» **Available records**
---+---
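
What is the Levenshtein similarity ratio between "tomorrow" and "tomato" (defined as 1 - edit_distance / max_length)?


Word 1: "tomorrow" (length 8)
Word 2: "tomato" (length 6)
One optimal edit sequence:
  1. keep 't'
  2. keep 'o'
  3. keep 'm'
  4. delete 'o'  (+1)
  5. substitute 'r' -> 'a'  (+1)
  6. substitute 'r' -> 't'  (+1)
  7. keep 'o'
  8. delete 'w'  (+1)
Edit distance = 4
Max length = max(8, 6) = 8
Similarity = 1 - 4/8
= 0.5000


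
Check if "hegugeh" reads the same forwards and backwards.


Word: "hegugeh"
Reversed: "hegugeh"
Forward == Backward? hegugeh == hegugeh
Palindrome = Yes


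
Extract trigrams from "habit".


Word: "habit" (length 5)
Number of trigrams = 5 - 3 + 1 = 3
  Position 0: "hab"
  Position 1: "abi"
  Position 2: "bit"
Trigrams = "hab", "abi", "bit"


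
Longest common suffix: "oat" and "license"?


Word 1: "oat"
Word 2: "license"
Comparing from end:
  Pos -1: 't' != 'e' (stop)
LCS = "" (length 0)


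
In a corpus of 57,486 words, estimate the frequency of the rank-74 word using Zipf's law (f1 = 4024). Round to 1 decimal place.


Zipf's law: f(r) = f(1) / r
f(1) = 4024
f(74) = 4024 / 74
= 54.4 occurrences


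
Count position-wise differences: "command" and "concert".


Comparing character by character (same length = 7):
  Pos 0: 'c' vs 'c' =
  Pos 1: 'o' vs 'o' =
  Pos 2: 'm' vs 'n' !=
  Pos 3: 'm' vs 'c' !=
  Pos 4: 'a' vs 'e' !=
  Pos 5: 'n' vs 'r' !=
  Pos 6: 'd' vs 't' !=
Hamming distance = 5


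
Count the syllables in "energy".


Word: "energy"
Syllable breakdown: en-er-gy
Counting: 3 parts
= 3 syllables


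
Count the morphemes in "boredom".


Word: "boredom"
Morphemes: bore | -dom
Each morpheme carries meaning
= 2 morphemes


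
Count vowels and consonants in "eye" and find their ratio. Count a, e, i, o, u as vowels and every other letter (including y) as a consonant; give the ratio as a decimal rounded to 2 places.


Word: "eye"
Vowels (a,e,i,o,u): 2
Consonants: 1
Ratio = 2/1
= 2.00


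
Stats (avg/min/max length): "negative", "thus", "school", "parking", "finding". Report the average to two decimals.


Lengths: "negative"=8, "thus"=4, "school"=6, "parking"=7, "finding"=7
Sum = 32, Count = 5
Average = 32/5 = 6.40
= avg=6.40, min=4, max=8


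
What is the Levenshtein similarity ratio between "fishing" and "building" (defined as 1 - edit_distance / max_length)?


Word 1: "fishing" (length 7)
Word 2: "building" (length 8)
One optimal edit sequence:
  1. insert 'b'  (+1)
  2. substitute 'f' -> 'u'  (+1)
  3. keep 'i'
  4. substitute 's' -> 'l'  (+1)
  5. substitute 'h' -> 'd'  (+1)
  6. keep 'i'
  7. keep 'n'
  8. keep 'g'
Edit distance = 4
Max length = max(7, 8) = 8
Similarity = 1 - 4/8
= 0.5000


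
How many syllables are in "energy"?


Word: "energy"
Syllable breakdown: en-er-gy
Counting: 3 parts
= 3 syllables


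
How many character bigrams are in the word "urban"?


Word: "urban" (length 5)
Number of 2-grams = length - 2 + 1 = 5 - 2 + 1
= 4


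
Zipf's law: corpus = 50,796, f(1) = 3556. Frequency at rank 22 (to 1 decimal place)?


Zipf's law: f(r) = f(1) / r
f(1) = 3556
f(22) = 3556 / 22
= 161.6 occurrences


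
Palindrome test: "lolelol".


Word: "lolelol"
Reversed: "lolelol"
Forward == Backward? lolelol == lolelol
Palindrome = Yes


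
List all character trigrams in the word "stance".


Word: "stance" (length 6)
Number of trigrams = 6 - 3 + 1 = 4
  Position 0: "sta"
  Position 1: "tan"
  Position 2: "anc"
  Position 3: "nce"
Trigrams = "sta", "tan", "anc", "nce"


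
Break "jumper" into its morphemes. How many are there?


Word: "jumper"
Morphemes: jump | -er
Each morpheme carries meaning
= 2 morphemes


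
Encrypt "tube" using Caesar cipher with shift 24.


Word: "tube"
Shift: 24
Each letter → (letter + shift) mod 26:
  't' (19) + 24 = 17 → 'r'
  'u' (20) + 24 = 18 → 's'
  'b' (1) + 24 = 25 → 'z'
  'e' (4) + 24 = 2 → 'c'
Result = "rszc"


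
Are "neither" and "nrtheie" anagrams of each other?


Word 1: "neither" → sorted: eehinrt
Word 2: "nrtheie" → sorted: eehinrt
Same letters? eehinrt == eehinrt
Anagram = Yes


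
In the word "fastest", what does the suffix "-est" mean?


Suffix: -est
Example: fastest (fast + -est)
Meaning = most


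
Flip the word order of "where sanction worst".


Original: "where sanction worst"
Words (1..n): where | sanction | worst
Reversed (n..1): worst | sanction | where
Result = "worst sanction where"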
---+---
» **Try it**
Write the records out once more, word for word.

» **Solution for this exercise**
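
What is the Levenshtein similarity ratio between "tomorrow" and "tomato" (defined as 1 - edit_distance / max_length)?


Word 1: "tomorrow" (length 8)
Word 2: "tomato" (length 6)
One optimal edit sequence:
  1. keep 't'
  2. keep 'o'
  3. keep 'm'
  4. delete 'o'  (+1)
  5. substitute 'r' -> 'a'  (+1)
  6. substitute 'r' -> 't'  (+1)
  7. keep 'o'
  8. delete 'w'  (+1)
Edit distance = 4
Max length = max(8, 6) = 8
Similarity = 1 - 4/8
= 0.5000


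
Check if "hegugeh" reads the same forwards and backwards.


Word: "hegugeh"
Reversed: "hegugeh"
Forward == Backward? hegugeh == hegugeh
Palindrome = Yes


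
Extract trigrams from "habit".


Word: "habit" (length 5)
Number of trigrams = 5 - 3 + 1 = 3
  Position 0: "hab"
  Position 1: "abi"
  Position 2: "bit"
Trigrams = "hab", "abi", "bit"


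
Longest common suffix: "oat" and "license"?


Word 1: "oat"
Word 2: "license"
Comparing from end:
  Pos -1: 't' != 'e' (stop)
LCS = "" (length 0)


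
In a corpus of 57,486 words, estimate the frequency of the rank-74 word using Zipf's law (f1 = 4024). Round to 1 decimal place.


Zipf's law: f(r) = f(1) / r
f(1) = 4024
f(74) = 4024 / 74
= 54.4 occurrences


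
Count position-wise differences: "command" and "concert".


Comparing character by character (same length = 7):
  Pos 0: 'c' vs 'c' =
  Pos 1: 'o' vs 'o' =
  Pos 2: 'm' vs 'n' !=
  Pos 3: 'm' vs 'c' !=
  Pos 4: 'a' vs 'e' !=
  Pos 5: 'n' vs 'r' !=
  Pos 6: 'd' vs 't' !=
Hamming distance = 5


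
Count the syllables in "energy".


Word: "energy"
Syllable breakdown: en-er-gy
Counting: 3 parts
= 3 syllables


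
Count the morphemes in "boredom".


Word: "boredom"
Morphemes: bore | -dom
Each morpheme carries meaning
= 2 morphemes


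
Count vowels and consonants in "eye" and find their ratio. Count a, e, i, o, u as vowels and every other letter (including y) as a consonant; give the ratio as a decimal rounded to 2 places.


Word: "eye"
Vowels (a,e,i,o,u): 2
Consonants: 1
Ratio = 2/1
= 2.00


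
Stats (avg/min/max length): "negative", "thus", "school", "parking", "finding". Report the average to two decimals.


Lengths: "negative"=8, "thus"=4, "school"=6, "parking"=7, "finding"=7
Sum = 32, Count = 5
Average = 32/5 = 6.40
= avg=6.40, min=4, max=8


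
What is the Levenshtein similarity ratio between "fishing" and "building" (defined as 1 - edit_distance / max_length)?


Word 1: "fishing" (length 7)
Word 2: "building" (length 8)
One optimal edit sequence:
  1. insert 'b'  (+1)
  2. substitute 'f' -> 'u'  (+1)
  3. keep 'i'
  4. substitute 's' -> 'l'  (+1)
  5. substitute 'h' -> 'd'  (+1)
  6. keep 'i'
  7. keep 'n'
  8. keep 'g'
Edit distance = 4
Max length = max(7, 8) = 8
Similarity = 1 - 4/8
= 0.5000


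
How many syllables are in "energy"?


Word: "energy"
Syllable breakdown: en-er-gy
Counting: 3 parts
= 3 syllables


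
How many character bigrams are in the word "urban"?


Word: "urban" (length 5)
Number of 2-grams = length - 2 + 1 = 5 - 2 + 1
= 4


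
Zipf's law: corpus = 50,796, f(1) = 3556. Frequency at rank 22 (to 1 decimal place)?


Zipf's law: f(r) = f(1) / r
f(1) = 3556
f(22) = 3556 / 22
= 161.6 occurrences


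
Palindrome test: "lolelol".


Word: "lolelol"
Reversed: "lolelol"
Forward == Backward? lolelol == lolelol
Palindrome = Yes


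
List all character trigrams in the word "stance".


Word: "stance" (length 6)
Number of trigrams = 6 - 3 + 1 = 4
  Position 0: "sta"
  Position 1: "tan"
  Position 2: "anc"
  Position 3: "nce"
Trigrams = "sta", "tan", "anc", "nce"


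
Break "jumper" into its morphemes. How many are there?


Word: "jumper"
Morphemes: jump | -er
Each morpheme carries meaning
= 2 morphemes


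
Encrypt "tube" using Caesar cipher with shift 24.


Word: "tube"
Shift: 24
Each letter → (letter + shift) mod 26:
  't' (19) + 24 = 17 → 'r'
  'u' (20) + 24 = 18 → 's'
  'b' (1) + 24 = 25 → 'z'
  'e' (4) + 24 = 2 → 'c'
Result = "rszc"


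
Are "neither" and "nrtheie" anagrams of each other?


Word 1: "neither" → sorted: eehinrt
Word 2: "nrtheie" → sorted: eehinrt
Same letters? eehinrt == eehinrt
Anagram = Yes


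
In the word "fastest", what does the suffix "-est" mean?


Suffix: -est
Example: fastest (fast + -est)
Meaning = most


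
Flip the word order of "where sanction worst".


Original: "where sanction worst"
Words (1..n): where | sanction | worst
Reversed (n..1): worst | sanction | where
Result = "worst sanction where"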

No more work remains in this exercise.